----- DATA LISTING -----

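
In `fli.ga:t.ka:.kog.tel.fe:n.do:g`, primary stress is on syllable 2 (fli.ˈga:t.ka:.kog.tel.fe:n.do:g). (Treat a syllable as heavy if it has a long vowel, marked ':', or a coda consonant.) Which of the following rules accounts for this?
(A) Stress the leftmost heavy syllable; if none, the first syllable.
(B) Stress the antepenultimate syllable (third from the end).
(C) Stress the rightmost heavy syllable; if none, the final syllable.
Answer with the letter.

Rule A → syllable 2 ✓.
Rule B → syllable 5 (observed: 2).
Rule C → syllable 7 (observed: 2).

A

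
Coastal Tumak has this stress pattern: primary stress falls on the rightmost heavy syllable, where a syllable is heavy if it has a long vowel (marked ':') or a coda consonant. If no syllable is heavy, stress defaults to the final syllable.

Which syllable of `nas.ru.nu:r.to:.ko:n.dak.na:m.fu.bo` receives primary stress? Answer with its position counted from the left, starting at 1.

Weights: 1 nas H, 2 ru L, 3 nu:r H, 4 to: H, 5 ko:n H, 6 dak H, 7 na:m H, 8 fu L, 9 bo L.
Heavy syllables in the domain: 1, 3, 4, 5, 6, 7. The rightmost is syllable 7 (na:m).
Primary stress: syllable 7 → nas.ru.nu:r.to:.ko:n.dak.ˈna:m.fu.bo.

7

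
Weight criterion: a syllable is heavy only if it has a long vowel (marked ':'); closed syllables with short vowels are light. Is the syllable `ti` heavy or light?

light

`ti`: short vowel, open (no coda). Short vowel → light.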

-----

From the records above, copy each line where the word "none" can be found.

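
(A) Stress the leftmost heavy syllable; if none, the first syllable.
(C) Stress the rightmost heavy syllable; if none, the final syllable.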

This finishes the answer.